Using the data below, copy every line that contains the word "nodes".

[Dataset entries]
===============

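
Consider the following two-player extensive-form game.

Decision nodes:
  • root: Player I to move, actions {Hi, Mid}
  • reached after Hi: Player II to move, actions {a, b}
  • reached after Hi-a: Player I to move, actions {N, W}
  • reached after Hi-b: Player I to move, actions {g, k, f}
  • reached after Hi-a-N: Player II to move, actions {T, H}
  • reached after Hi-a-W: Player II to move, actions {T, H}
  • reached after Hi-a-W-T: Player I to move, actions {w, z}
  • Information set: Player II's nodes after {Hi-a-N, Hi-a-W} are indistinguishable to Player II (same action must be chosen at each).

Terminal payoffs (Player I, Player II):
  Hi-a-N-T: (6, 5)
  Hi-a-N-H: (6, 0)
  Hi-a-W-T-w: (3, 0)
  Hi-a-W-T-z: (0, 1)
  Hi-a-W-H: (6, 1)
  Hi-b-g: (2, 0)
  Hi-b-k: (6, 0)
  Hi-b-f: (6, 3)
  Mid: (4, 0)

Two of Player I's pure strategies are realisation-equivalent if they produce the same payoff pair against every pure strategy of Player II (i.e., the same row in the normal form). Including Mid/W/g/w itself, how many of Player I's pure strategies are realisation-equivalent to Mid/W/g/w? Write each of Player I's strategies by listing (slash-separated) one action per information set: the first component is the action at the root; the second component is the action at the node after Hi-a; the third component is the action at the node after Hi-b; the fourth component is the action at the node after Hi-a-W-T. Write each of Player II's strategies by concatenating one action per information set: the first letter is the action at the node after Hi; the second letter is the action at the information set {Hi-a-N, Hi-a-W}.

Row for Mid/W/g/w (columns aT, aH, bT, bH): (4,0) (4,0) (4,0) (4,0).
Under Mid/W/g/w, Player I's choice at the node after Hi-a and at the node after Hi-b and at the node after Hi-a-W-T can never be reached regardless of what Player II does, so varying those choices leaves every outcome unchanged.
Holding the reachable choices fixed and varying the unreachable ones freely already gives 2 × 3 × 2 = 12 equivalent strategies.
No other strategy reproduces this row, so those 12 are the full class: Mid/N/g/w, Mid/N/g/z, Mid/N/k/w, Mid/N/k/z, Mid/N/f/w, Mid/N/f/z, Mid/W/g/w, Mid/W/g/z, Mid/W/k/w, Mid/W/k/z, Mid/W/f/w, Mid/W/f/z.

12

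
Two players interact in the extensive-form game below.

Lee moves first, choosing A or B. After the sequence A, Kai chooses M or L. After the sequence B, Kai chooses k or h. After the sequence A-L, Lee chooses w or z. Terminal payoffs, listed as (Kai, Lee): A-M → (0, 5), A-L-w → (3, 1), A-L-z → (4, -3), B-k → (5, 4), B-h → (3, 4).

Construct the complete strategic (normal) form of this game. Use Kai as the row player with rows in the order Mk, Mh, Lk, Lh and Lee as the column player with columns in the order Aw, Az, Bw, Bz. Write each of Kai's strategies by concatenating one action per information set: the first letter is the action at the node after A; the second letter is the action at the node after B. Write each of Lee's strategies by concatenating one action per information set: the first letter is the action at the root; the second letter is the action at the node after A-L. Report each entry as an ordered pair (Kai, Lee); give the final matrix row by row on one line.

Mk: (0,5) (0,5) (5,4) (5,4) | Mh: (0,5) (0,5) (3,4) (3,4) | Lk: (3,1) (4,-3) (5,4) (5,4) | Lh: (3,1) (4,-3) (3,4) (3,4)

           Aw       Az       Bw       Bz
  Mk    (0,5)    (0,5)    (5,4)    (5,4)
  Mh    (0,5)    (0,5)    (3,4)    (3,4)
  Lk    (3,1)   (4,-3)    (5,4)    (5,4)
  Lh    (3,1)   (4,-3)    (3,4)    (3,4)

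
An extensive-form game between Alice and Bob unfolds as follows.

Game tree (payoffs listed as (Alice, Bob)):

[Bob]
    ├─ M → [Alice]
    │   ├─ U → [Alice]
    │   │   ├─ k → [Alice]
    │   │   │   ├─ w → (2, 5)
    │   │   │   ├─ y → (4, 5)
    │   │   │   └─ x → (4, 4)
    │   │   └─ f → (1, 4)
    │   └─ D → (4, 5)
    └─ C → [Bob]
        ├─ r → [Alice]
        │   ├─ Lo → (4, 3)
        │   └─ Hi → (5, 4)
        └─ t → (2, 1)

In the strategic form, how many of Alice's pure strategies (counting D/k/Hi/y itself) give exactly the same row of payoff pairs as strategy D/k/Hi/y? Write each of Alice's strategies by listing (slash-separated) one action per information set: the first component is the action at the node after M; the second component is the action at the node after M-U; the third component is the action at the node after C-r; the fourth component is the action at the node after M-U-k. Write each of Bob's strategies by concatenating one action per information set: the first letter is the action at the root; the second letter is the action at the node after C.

7

Row for D/k/Hi/y (columns Mr, Mt, Cr, Ct): (4,5) (4,5) (5,4) (2,1).
Under D/k/Hi/y, Alice's choice at the node after M-U and at the node after M-U-k can never be reached regardless of what Bob does, so varying those choices leaves every outcome unchanged.
Holding the reachable choices fixed and varying the unreachable ones freely already gives 2 × 3 = 6 equivalent strategies.
Checking the remaining rows, U/k/Hi/y also happen to give the same payoffs in every column, bringing the total to 7: U/k/Hi/y, D/k/Hi/w, D/k/Hi/y, D/k/Hi/x, D/f/Hi/w, D/f/Hi/y, D/f/Hi/x.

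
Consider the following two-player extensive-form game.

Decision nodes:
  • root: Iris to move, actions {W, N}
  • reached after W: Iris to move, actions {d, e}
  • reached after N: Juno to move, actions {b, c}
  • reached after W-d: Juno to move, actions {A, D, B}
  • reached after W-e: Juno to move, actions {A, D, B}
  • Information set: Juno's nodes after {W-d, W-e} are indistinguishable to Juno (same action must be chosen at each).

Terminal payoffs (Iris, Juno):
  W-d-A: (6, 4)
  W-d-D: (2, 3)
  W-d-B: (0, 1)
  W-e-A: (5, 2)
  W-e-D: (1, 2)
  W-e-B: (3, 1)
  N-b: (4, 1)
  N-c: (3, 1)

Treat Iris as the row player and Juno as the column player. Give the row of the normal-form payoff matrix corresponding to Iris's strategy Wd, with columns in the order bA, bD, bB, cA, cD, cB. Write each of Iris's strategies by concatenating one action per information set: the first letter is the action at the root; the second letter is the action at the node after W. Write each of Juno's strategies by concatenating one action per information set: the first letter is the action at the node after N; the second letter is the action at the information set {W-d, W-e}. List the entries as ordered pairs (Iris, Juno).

vs bA: Iris plays W → Iris plays d at [W] → Juno plays A at [W-d] → (6, 4)
vs bD: Iris plays W → Iris plays d at [W] → Juno plays D at [W-d] → (2, 3)
vs bB: Iris plays W → Iris plays d at [W] → Juno plays B at [W-d] → (0, 1)
vs cA: Iris plays W → Iris plays d at [W] → Juno plays A at [W-d] → (6, 4)
vs cD: Iris plays W → Iris plays d at [W] → Juno plays D at [W-d] → (2, 3)
vs cB: Iris plays W → Iris plays d at [W] → Juno plays B at [W-d] → (0, 1)

(6,4) (2,3) (0,1) (6,4) (2,3) (0,1)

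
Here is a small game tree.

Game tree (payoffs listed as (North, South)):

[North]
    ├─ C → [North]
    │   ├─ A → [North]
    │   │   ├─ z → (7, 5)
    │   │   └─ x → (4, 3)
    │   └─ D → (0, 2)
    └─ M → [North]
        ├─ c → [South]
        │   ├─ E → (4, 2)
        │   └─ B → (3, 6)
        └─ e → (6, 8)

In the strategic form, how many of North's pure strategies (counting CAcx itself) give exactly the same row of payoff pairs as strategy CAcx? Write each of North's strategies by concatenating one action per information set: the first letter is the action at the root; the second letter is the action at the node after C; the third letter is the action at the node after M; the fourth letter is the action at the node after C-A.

Row for CAcx (columns E, B): (4,3) (4,3).
Under CAcx, North's choice at the node after M can never be reached regardless of what South does, so varying those choices leaves every outcome unchanged.
Holding the reachable choices fixed and varying the unreachable one freely already gives 2 equivalent strategies.
No other strategy reproduces this row, so those 2 are the full class: CAcx, CAex.

2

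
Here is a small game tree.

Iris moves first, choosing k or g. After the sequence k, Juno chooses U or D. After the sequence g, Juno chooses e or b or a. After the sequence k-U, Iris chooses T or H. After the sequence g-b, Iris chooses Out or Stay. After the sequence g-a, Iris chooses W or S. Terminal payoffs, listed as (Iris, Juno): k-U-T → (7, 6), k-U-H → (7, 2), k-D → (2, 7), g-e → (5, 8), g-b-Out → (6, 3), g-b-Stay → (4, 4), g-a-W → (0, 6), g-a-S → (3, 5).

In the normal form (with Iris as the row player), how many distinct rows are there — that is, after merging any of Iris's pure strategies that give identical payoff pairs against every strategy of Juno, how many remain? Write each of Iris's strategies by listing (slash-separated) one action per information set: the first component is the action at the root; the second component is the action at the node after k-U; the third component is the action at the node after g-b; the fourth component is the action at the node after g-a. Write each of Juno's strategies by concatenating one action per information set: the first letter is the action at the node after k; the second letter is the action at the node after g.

6

Iris has 16 pure strategies: k/T/Out/W, k/T/Out/S, k/T/Stay/W, k/T/Stay/S, k/H/Out/W, k/H/Out/S, k/H/Stay/W, k/H/Stay/S, g/T/Out/W, g/T/Out/S, g/T/Stay/W, g/T/Stay/S, g/H/Out/W, g/H/Out/S, g/H/Stay/W, g/H/Stay/S. Columns: Ue, Ub, Ua, De, Db, Da.
{k/T/Out/W, k/T/Out/S, k/T/Stay/W, k/T/Stay/S} → row (7,6) (7,6) (7,6) (2,7) (2,7) (2,7)
{k/H/Out/W, k/H/Out/S, k/H/Stay/W, k/H/Stay/S} → row (7,2) (7,2) (7,2) (2,7) (2,7) (2,7)
{g/T/Out/W, g/H/Out/W} → row (5,8) (6,3) (0,6) (5,8) (6,3) (0,6)
{g/T/Out/S, g/H/Out/S} → row (5,8) (6,3) (3,5) (5,8) (6,3) (3,5)
{g/T/Stay/W, g/H/Stay/W} → row (5,8) (4,4) (0,6) (5,8) (4,4) (0,6)
{g/T/Stay/S, g/H/Stay/S} → row (5,8) (4,4) (3,5) (5,8) (4,4) (3,5)
That's 6 distinct rows out of 16 strategies.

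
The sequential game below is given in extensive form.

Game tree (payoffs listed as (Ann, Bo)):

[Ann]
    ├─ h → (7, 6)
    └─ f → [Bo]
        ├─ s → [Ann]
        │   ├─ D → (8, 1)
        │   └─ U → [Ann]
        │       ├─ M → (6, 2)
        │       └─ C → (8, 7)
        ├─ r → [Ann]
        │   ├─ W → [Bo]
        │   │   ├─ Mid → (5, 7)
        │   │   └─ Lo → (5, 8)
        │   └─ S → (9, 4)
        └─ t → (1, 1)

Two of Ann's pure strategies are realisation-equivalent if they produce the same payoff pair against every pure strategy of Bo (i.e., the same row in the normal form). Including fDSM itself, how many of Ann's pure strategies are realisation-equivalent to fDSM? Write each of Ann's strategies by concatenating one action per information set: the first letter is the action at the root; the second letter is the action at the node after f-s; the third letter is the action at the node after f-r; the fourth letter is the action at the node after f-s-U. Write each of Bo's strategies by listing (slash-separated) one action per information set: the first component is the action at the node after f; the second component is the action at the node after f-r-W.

Row for fDSM (columns s/Mid, s/Lo, r/Mid, r/Lo, t/Mid, t/Lo): (8,1) (8,1) (9,4) (9,4) (1,1) (1,1).
Under fDSM, Ann's choice at the node after f-s-U can never be reached regardless of what Bo does, so varying those choices leaves every outcome unchanged.
Holding the reachable choices fixed and varying the unreachable one freely already gives 2 equivalent strategies.
No other strategy reproduces this row, so those 2 are the full class: fDSM, fDSC.

2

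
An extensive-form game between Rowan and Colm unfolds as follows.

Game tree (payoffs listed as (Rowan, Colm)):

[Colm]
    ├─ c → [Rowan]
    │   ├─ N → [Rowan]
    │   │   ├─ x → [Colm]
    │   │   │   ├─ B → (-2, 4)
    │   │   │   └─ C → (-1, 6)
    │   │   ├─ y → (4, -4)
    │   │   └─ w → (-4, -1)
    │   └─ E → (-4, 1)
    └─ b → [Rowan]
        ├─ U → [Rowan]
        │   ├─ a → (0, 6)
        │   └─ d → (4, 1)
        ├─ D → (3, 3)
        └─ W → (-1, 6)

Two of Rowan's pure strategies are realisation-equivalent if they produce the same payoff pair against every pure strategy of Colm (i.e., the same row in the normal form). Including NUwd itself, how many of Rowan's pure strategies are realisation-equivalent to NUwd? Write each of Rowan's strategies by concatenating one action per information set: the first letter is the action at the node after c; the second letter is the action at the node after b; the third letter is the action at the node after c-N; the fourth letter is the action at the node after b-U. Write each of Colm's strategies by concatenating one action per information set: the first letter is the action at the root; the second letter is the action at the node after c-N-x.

Row for NUwd (columns cB, cC, bB, bC): (-4,-1) (-4,-1) (4,1) (4,1).
Every one of Rowan's information sets is on the play path for some reply by Colm when Rowan follows NUwd.
Changing the action at any of them therefore changes at least one column, so only NUwd itself gives this row.

1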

===============

### Task answer
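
Decision nodes:
  • Information set: Player II's nodes after {Hi-a-N, Hi-a-W} are indistinguishable to Player II (same action must be chosen at each).
Decision nodes:
  • Information set: Juno's nodes after {W-d, W-e} are indistinguishable to Juno (same action must be chosen at each).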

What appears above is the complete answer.